## What needs to be done
From the line with "CTR encryption: S_i" to the last line of the data below, repeat every line exactly and add nothing.

Start of The input

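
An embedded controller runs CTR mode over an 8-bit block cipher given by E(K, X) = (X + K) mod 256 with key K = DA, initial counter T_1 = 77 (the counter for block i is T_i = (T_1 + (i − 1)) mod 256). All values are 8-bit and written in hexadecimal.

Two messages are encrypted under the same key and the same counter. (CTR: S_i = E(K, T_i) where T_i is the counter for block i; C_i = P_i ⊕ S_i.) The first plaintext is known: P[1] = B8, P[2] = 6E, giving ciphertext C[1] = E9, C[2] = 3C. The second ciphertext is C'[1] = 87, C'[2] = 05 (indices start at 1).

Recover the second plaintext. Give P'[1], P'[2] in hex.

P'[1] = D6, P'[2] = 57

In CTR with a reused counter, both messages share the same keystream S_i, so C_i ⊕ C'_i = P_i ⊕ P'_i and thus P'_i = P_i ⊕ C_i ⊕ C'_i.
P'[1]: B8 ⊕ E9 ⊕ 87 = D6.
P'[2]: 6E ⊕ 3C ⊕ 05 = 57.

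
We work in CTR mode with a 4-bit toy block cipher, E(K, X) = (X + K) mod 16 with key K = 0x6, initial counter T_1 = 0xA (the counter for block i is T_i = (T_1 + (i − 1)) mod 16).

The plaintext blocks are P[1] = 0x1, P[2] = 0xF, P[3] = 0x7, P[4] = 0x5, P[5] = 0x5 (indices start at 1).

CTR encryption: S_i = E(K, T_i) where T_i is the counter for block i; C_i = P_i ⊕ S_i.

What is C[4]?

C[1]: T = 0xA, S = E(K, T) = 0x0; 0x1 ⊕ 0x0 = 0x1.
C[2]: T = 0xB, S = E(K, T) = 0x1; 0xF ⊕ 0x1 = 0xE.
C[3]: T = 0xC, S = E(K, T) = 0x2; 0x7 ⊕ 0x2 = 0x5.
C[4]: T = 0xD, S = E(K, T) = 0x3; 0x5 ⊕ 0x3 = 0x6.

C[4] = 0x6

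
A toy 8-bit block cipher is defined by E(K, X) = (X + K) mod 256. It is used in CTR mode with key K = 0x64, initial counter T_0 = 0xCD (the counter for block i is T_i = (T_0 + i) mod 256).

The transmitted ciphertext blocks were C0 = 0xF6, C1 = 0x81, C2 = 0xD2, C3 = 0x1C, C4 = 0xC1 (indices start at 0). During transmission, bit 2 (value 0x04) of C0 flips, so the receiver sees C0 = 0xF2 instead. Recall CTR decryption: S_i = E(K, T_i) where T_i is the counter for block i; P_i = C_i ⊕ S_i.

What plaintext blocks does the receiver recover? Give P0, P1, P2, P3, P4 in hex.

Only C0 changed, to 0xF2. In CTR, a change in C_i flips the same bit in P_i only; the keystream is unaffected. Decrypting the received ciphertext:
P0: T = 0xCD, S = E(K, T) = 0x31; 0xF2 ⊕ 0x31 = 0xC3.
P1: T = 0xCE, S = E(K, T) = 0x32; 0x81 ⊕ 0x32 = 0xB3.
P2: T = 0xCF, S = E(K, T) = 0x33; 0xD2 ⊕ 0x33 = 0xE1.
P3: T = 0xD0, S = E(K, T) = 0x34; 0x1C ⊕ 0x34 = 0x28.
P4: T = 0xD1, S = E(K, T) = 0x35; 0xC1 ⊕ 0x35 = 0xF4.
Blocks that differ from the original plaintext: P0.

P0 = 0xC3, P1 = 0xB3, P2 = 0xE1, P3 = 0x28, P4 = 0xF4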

End of The input

## Output of the exercise
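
CTR encryption: S_i = E(K, T_i) where T_i is the counter for block i; C_i = P_i ⊕ S_i.

What is C[4]?

C[1]: T = 0xA, S = E(K, T) = 0x0; 0x1 ⊕ 0x0 = 0x1.
C[2]: T = 0xB, S = E(K, T) = 0x1; 0xF ⊕ 0x1 = 0xE.
C[3]: T = 0xC, S = E(K, T) = 0x2; 0x7 ⊕ 0x2 = 0x5.
C[4]: T = 0xD, S = E(K, T) = 0x3; 0x5 ⊕ 0x3 = 0x6.

C[4] = 0x6

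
A toy 8-bit block cipher is defined by E(K, X) = (X + K) mod 256. It is used in CTR mode with key K = 0x64, initial counter T_0 = 0xCD (the counter for block i is T_i = (T_0 + i) mod 256).

The transmitted ciphertext blocks were C0 = 0xF6, C1 = 0x81, C2 = 0xD2, C3 = 0x1C, C4 = 0xC1 (indices start at 0). During transmission, bit 2 (value 0x04) of C0 flips, so the receiver sees C0 = 0xF2 instead. Recall CTR decryption: S_i = E(K, T_i) where T_i is the counter for block i; P_i = C_i ⊕ S_i.

What plaintext blocks does the receiver recover? Give P0, P1, P2, P3, P4 in hex.

Only C0 changed, to 0xF2. In CTR, a change in C_i flips the same bit in P_i only; the keystream is unaffected. Decrypting the received ciphertext:
P0: T = 0xCD, S = E(K, T) = 0x31; 0xF2 ⊕ 0x31 = 0xC3.
P1: T = 0xCE, S = E(K, T) = 0x32; 0x81 ⊕ 0x32 = 0xB3.
P2: T = 0xCF, S = E(K, T) = 0x33; 0xD2 ⊕ 0x33 = 0xE1.
P3: T = 0xD0, S = E(K, T) = 0x34; 0x1C ⊕ 0x34 = 0x28.
P4: T = 0xD1, S = E(K, T) = 0x35; 0xC1 ⊕ 0x35 = 0xF4.
Blocks that differ from the original plaintext: P0.

P0 = 0xC3, P1 = 0xB3, P2 = 0xE1, P3 = 0x28, P4 = 0xF4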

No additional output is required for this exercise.